--- Given entries Enclosed Below ---
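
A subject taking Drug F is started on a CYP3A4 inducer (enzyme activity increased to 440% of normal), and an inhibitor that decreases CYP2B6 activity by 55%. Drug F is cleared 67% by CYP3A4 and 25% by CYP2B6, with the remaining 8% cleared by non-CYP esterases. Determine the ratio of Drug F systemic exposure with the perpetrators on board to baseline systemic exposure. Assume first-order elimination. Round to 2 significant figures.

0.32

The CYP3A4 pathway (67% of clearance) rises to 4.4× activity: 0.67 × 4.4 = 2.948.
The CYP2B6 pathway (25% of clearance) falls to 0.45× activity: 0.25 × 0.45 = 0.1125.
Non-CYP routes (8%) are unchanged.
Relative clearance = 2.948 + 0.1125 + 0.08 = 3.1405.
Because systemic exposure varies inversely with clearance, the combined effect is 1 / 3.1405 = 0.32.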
--- End of Enclosed Given entries ---
Task requirements
Each line of the material above needs to be quoted exactly, please.

Solved problem
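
A subject taking Drug F is started on a CYP3A4 inducer (enzyme activity increased to 440% of normal), and an inhibitor that decreases CYP2B6 activity by 55%. Drug F is cleared 67% by CYP3A4 and 25% by CYP2B6, with the remaining 8% cleared by non-CYP esterases. Determine the ratio of Drug F systemic exposure with the perpetrators on board to baseline systemic exposure. Assume first-order elimination. Round to 2 significant figures.

0.32

The CYP3A4 pathway (67% of clearance) rises to 4.4× activity: 0.67 × 4.4 = 2.948.
The CYP2B6 pathway (25% of clearance) falls to 0.45× activity: 0.25 × 0.45 = 0.1125.
Non-CYP routes (8%) are unchanged.
Relative clearance = 2.948 + 0.1125 + 0.08 = 3.1405.
Because systemic exposure varies inversely with clearance, the combined effect is 1 / 3.1405 = 0.32.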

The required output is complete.